#### [TASK GOAL]
Which lines run from the line with "((3 9 10 12" through the line with "([7, 6, 8, 3, 1, 5, 9, 4, 2, 0])^10" in the entries below? Print them exactly, both ends included, and nothing more.

#### [DATA FOR THE TASK]
--- START ---

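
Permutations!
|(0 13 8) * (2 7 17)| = 3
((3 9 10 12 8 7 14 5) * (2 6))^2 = ((2 6)(3 9 10 12 8 7 14 5))^2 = (3 10 8 14)(5 9 12 7)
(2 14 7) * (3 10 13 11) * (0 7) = (0 7 2 14)(3 10 13 11) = [7, 1, 14, 10, 4, 5, 6, 2, 8, 9, 13, 3, 12, 11, 0]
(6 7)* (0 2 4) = [2, 1, 4, 3, 0, 5, 7, 6] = (0 2 4)(6 7)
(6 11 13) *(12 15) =(6 11 13)(12 15) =[0, 1, 2, 3, 4, 5, 11, 7, 8, 9, 10, 13, 15, 6, 14, 12]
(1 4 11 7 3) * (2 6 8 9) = [0, 4, 6, 1, 11, 5, 8, 3, 9, 2, 10, 7] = (1 4 11 7 3)(2 6 8 9)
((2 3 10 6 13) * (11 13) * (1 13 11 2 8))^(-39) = (13)(2 3 10 6)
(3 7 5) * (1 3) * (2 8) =(1 3 7 5)(2 8) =[0, 3, 8, 7, 4, 1, 6, 5, 2]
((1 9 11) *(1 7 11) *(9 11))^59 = (1 9 7 11)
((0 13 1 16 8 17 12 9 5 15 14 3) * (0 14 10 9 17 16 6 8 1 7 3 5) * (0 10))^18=(17)(0 14 13 5 7 15 3)(1 8)(6 16)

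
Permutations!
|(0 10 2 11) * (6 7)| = 4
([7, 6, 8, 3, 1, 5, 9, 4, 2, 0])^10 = [6, 7, 2, 3, 0, 5, 4, 9, 8, 1]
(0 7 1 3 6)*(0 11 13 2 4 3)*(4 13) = (0 7 1)(2 13)(3 6 11 4) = [7, 0, 13, 6, 3, 5, 11, 1, 8, 9, 10, 4, 12, 2]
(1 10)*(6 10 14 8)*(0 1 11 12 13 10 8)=(0 1 14)(6 8)(10 11 12 13)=[1, 14, 2, 3, 4, 5, 8, 7, 6, 9, 11, 12, 13, 10, 0]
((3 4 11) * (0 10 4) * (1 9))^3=((0 10 4 11 3)(1 9))^3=(0 11 10 3 4)(1 9)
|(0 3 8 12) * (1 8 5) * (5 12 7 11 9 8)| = 12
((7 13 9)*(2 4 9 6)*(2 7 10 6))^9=(2 9 6 13 4 10 7)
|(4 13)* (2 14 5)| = |(2 14 5)(4 13)| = 6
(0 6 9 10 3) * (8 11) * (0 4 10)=(0 6 9)(3 4 10)(8 11)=[6, 1, 2, 4, 10, 5, 9, 7, 11, 0, 3, 8]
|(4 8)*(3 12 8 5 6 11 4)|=12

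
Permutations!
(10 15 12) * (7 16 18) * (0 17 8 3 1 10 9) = [17, 10, 2, 1, 4, 5, 6, 16, 3, 0, 15, 11, 9, 13, 14, 12, 18, 8, 7] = (0 17 8 3 1 10 15 12 9)(7 16 18)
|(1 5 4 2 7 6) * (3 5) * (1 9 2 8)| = 20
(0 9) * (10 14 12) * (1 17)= [9, 17, 2, 3, 4, 5, 6, 7, 8, 0, 14, 11, 10, 13, 12, 15, 16, 1]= (0 9)(1 17)(10 14 12)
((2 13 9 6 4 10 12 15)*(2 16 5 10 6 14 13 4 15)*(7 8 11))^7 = ((2 4 6 15 16 5 10 12)(7 8 11)(9 14 13))^7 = (2 12 10 5 16 15 6 4)(7 8 11)(9 14 13)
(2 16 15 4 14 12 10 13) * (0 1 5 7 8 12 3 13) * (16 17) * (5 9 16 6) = (0 1 9 16 15 4 14 3 13 2 17 6 5 7 8 12 10) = [1, 9, 17, 13, 14, 7, 5, 8, 12, 16, 0, 11, 10, 2, 3, 4, 15, 6]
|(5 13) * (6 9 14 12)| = |(5 13)(6 9 14 12)| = 4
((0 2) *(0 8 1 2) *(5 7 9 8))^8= (1 5 9)(2 7 8)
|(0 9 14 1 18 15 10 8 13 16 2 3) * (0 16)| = 9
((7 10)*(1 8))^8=(10)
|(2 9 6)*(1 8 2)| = |(1 8 2 9 6)| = 5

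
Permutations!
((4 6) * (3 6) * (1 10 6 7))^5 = (1 7 3 4 6 10)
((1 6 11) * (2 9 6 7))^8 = (1 2 6)(7 9 11)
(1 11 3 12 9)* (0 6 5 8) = (0 6 5 8)(1 11 3 12 9) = [6, 11, 2, 12, 4, 8, 5, 7, 0, 1, 10, 3, 9]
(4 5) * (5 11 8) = (4 11 8 5) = [0, 1, 2, 3, 11, 4, 6, 7, 5, 9, 10, 8]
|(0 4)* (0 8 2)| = 4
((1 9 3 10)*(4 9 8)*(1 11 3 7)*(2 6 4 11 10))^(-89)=((1 8 11 3 2 6 4 9 7))^(-89)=(1 8 11 3 2 6 4 9 7)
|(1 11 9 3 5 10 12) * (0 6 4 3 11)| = 8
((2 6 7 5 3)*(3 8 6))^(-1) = (2 3)(5 7 6 8)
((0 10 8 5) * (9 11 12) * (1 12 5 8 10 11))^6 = ((0 11 5)(1 12 9))^6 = (12)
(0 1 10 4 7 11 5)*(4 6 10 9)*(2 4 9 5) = [1, 5, 4, 3, 7, 0, 10, 11, 8, 9, 6, 2] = (0 1 5)(2 4 7 11)(6 10)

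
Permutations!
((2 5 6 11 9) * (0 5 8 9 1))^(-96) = (0 1 11 6 5)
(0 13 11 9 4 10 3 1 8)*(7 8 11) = [13, 11, 2, 1, 10, 5, 6, 8, 0, 4, 3, 9, 12, 7] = (0 13 7 8)(1 11 9 4 10 3)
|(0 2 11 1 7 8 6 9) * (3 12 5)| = 24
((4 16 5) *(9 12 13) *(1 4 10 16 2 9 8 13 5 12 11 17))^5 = ((1 4 2 9 11 17)(5 10 16 12)(8 13))^5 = (1 17 11 9 2 4)(5 10 16 12)(8 13)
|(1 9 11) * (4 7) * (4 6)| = 3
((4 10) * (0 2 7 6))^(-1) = ((0 2 7 6)(4 10))^(-1) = (0 6 7 2)(4 10)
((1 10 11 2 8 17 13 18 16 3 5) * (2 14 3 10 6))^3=((1 6 2 8 17 13 18 16 10 11 14 3 5))^3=(1 8 18 11 5 2 13 10 3 6 17 16 14)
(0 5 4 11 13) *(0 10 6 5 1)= (0 1)(4 11 13 10 6 5)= [1, 0, 2, 3, 11, 4, 5, 7, 8, 9, 6, 13, 12, 10]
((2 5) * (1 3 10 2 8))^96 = (10)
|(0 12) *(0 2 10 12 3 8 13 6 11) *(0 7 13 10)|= 12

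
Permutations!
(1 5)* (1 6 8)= (1 5 6 8)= [0, 5, 2, 3, 4, 6, 8, 7, 1]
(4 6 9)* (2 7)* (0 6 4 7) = [6, 1, 0, 3, 4, 5, 9, 2, 8, 7] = (0 6 9 7 2)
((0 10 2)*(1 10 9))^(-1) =(0 2 10 1 9)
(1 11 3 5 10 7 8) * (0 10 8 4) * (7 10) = (0 7 4)(1 11 3 5 8) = [7, 11, 2, 5, 0, 8, 6, 4, 1, 9, 10, 3]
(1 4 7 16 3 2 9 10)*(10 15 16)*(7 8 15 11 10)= (1 4 8 15 16 3 2 9 11 10)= [0, 4, 9, 2, 8, 5, 6, 7, 15, 11, 1, 10, 12, 13, 14, 16, 3]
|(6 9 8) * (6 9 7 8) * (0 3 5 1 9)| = |(0 3 5 1 9 6 7 8)| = 8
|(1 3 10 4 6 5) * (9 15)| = |(1 3 10 4 6 5)(9 15)| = 6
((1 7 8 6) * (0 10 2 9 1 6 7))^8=((0 10 2 9 1)(7 8))^8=(0 9 10 1 2)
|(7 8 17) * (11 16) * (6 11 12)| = |(6 11 16 12)(7 8 17)| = 12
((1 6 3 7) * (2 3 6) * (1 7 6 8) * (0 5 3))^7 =(8)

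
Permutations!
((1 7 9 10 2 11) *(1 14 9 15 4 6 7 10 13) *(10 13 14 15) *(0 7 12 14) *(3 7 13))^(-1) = (0 9 14 12 6 4 15 11 2 10 7 3 1 13)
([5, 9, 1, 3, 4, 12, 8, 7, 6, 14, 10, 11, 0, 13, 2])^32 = [12, 1, 2, 3, 4, 0, 6, 7, 8, 9, 10, 11, 5, 13, 14]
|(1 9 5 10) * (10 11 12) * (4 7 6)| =|(1 9 5 11 12 10)(4 7 6)| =6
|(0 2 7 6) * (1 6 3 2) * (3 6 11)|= 7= |(0 1 11 3 2 7 6)|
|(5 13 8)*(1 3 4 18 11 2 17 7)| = 24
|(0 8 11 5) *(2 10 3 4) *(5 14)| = |(0 8 11 14 5)(2 10 3 4)| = 20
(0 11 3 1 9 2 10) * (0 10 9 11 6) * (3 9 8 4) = [6, 11, 8, 1, 3, 5, 0, 7, 4, 2, 10, 9] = (0 6)(1 11 9 2 8 4 3)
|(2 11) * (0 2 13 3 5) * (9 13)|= 7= |(0 2 11 9 13 3 5)|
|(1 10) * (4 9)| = |(1 10)(4 9)| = 2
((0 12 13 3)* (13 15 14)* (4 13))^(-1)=(0 3 13 4 14 15 12)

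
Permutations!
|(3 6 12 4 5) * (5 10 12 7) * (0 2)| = 12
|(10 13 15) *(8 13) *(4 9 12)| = 12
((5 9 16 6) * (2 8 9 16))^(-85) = ((2 8 9)(5 16 6))^(-85) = (2 9 8)(5 6 16)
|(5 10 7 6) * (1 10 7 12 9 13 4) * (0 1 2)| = |(0 1 10 12 9 13 4 2)(5 7 6)| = 24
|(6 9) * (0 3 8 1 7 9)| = 7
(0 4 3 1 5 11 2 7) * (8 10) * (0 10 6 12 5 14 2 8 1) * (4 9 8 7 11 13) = [9, 14, 11, 0, 3, 13, 12, 10, 6, 8, 1, 7, 5, 4, 2] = (0 9 8 6 12 5 13 4 3)(1 14 2 11 7 10)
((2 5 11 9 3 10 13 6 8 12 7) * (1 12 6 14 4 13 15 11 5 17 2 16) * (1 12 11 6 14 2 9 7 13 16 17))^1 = ((1 11 7 17 9 3 10 15 6 8 14 4 16 12 13 2))^1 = (1 11 7 17 9 3 10 15 6 8 14 4 16 12 13 2)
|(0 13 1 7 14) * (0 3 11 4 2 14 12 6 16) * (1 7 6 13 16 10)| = 30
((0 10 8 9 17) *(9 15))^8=(0 8 9)(10 15 17)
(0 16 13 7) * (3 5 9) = (0 16 13 7)(3 5 9) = [16, 1, 2, 5, 4, 9, 6, 0, 8, 3, 10, 11, 12, 7, 14, 15, 13]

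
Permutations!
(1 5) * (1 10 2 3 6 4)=[0, 5, 3, 6, 1, 10, 4, 7, 8, 9, 2]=(1 5 10 2 3 6 4)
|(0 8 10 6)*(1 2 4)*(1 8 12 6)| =|(0 12 6)(1 2 4 8 10)| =15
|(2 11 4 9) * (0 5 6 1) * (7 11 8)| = 12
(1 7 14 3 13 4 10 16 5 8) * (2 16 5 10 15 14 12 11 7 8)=(1 8)(2 16 10 5)(3 13 4 15 14)(7 12 11)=[0, 8, 16, 13, 15, 2, 6, 12, 1, 9, 5, 7, 11, 4, 3, 14, 10]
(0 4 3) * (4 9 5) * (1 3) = (0 9 5 4 1 3) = [9, 3, 2, 0, 1, 4, 6, 7, 8, 5]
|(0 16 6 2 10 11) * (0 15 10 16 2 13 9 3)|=21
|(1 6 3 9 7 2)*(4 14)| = 6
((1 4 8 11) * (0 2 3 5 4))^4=((0 2 3 5 4 8 11 1))^4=(0 4)(1 5)(2 8)(3 11)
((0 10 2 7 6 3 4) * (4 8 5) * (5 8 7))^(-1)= (0 4 5 2 10)(3 6 7)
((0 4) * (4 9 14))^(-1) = (0 4 14 9) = ((0 9 14 4))^(-1)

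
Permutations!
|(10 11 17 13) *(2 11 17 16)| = |(2 11 16)(10 17 13)| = 3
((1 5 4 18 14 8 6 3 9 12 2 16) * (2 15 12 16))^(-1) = (1 16 9 3 6 8 14 18 4 5)(12 15)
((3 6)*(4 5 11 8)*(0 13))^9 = ((0 13)(3 6)(4 5 11 8))^9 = (0 13)(3 6)(4 5 11 8)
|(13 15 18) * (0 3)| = 6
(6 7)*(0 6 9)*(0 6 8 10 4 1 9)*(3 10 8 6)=[6, 9, 2, 10, 1, 5, 7, 0, 8, 3, 4]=(0 6 7)(1 9 3 10 4)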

--- END ---

#### [REPLY]
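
((3 9 10 12 8 7 14 5) * (2 6))^2 = ((2 6)(3 9 10 12 8 7 14 5))^2 = (3 10 8 14)(5 9 12 7)
(2 14 7) * (3 10 13 11) * (0 7) = (0 7 2 14)(3 10 13 11) = [7, 1, 14, 10, 4, 5, 6, 2, 8, 9, 13, 3, 12, 11, 0]
(6 7)* (0 2 4) = [2, 1, 4, 3, 0, 5, 7, 6] = (0 2 4)(6 7)
(6 11 13) *(12 15) =(6 11 13)(12 15) =[0, 1, 2, 3, 4, 5, 11, 7, 8, 9, 10, 13, 15, 6, 14, 12]
(1 4 11 7 3) * (2 6 8 9) = [0, 4, 6, 1, 11, 5, 8, 3, 9, 2, 10, 7] = (1 4 11 7 3)(2 6 8 9)
((2 3 10 6 13) * (11 13) * (1 13 11 2 8))^(-39) = (13)(2 3 10 6)
(3 7 5) * (1 3) * (2 8) =(1 3 7 5)(2 8) =[0, 3, 8, 7, 4, 1, 6, 5, 2]
((1 9 11) *(1 7 11) *(9 11))^59 = (1 9 7 11)
((0 13 1 16 8 17 12 9 5 15 14 3) * (0 14 10 9 17 16 6 8 1 7 3 5) * (0 10))^18=(17)(0 14 13 5 7 15 3)(1 8)(6 16)

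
Permutations!
|(0 10 2 11) * (6 7)| = 4
([7, 6, 8, 3, 1, 5, 9, 4, 2, 0])^10 = [6, 7, 2, 3, 0, 5, 4, 9, 8, 1]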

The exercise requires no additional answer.